YOUR GOAL. How many lines in the records below contain the word "NZCV"? Answer with the number and nothing else.

THE INPUT.
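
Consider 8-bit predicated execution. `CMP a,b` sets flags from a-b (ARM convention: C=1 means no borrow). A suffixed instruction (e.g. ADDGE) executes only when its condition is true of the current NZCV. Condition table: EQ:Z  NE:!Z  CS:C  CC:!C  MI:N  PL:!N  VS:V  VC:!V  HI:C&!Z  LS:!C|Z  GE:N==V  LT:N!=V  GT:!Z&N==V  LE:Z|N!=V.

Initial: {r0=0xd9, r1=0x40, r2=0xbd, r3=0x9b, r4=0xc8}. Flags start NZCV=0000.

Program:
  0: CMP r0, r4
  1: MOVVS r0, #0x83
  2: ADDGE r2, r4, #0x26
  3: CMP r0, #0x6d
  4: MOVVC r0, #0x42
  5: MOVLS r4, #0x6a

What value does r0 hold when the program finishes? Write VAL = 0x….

[0] flags=0010 → (cmp)
[1] flags=0010 VS?F → skip
[2] flags=0010 GE?T → r2=0xee
[3] flags=0011 → (cmp)
[4] flags=0011 VC?F → skip
[5] flags=0011 LS?F → skip

VAL = 0xd9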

SOLVED EXERCISE. 2